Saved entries
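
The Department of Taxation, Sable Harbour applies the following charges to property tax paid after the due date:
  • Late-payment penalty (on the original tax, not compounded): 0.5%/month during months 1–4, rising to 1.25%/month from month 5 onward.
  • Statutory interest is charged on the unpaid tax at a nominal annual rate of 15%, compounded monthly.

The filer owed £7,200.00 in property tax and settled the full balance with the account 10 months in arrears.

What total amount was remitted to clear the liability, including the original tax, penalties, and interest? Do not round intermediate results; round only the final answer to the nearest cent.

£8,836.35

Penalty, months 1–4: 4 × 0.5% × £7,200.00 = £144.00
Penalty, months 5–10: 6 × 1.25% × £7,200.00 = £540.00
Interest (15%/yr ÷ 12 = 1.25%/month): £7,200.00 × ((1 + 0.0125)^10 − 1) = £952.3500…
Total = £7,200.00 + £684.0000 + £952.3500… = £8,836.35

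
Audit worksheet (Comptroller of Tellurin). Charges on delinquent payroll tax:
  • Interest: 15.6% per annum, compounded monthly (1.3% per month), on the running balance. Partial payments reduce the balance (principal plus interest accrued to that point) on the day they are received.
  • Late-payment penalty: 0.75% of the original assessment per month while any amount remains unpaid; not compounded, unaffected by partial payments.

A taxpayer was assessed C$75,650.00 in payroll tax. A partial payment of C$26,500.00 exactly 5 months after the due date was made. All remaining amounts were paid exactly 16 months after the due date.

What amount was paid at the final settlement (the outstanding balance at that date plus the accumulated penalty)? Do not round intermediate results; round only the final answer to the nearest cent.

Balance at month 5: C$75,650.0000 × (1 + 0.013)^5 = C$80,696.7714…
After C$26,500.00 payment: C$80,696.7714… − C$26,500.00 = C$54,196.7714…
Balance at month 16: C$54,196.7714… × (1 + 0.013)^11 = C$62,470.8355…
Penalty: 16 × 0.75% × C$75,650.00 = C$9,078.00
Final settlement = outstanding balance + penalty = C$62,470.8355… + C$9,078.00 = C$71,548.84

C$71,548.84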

• [What you will do] Would you print exactly, and only, the lines of the data above from the line with "Audit worksheet (Comptroller" through the line with "by partial payments.", inclusive?

• [Exercise result]
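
Audit worksheet (Comptroller of Tellurin). Charges on delinquent payroll tax:
  • Interest: 15.6% per annum, compounded monthly (1.3% per month), on the running balance. Partial payments reduce the balance (principal plus interest accrued to that point) on the day they are received.
  • Late-payment penalty: 0.75% of the original assessment per month while any amount remains unpaid; not compounded, unaffected by partial payments.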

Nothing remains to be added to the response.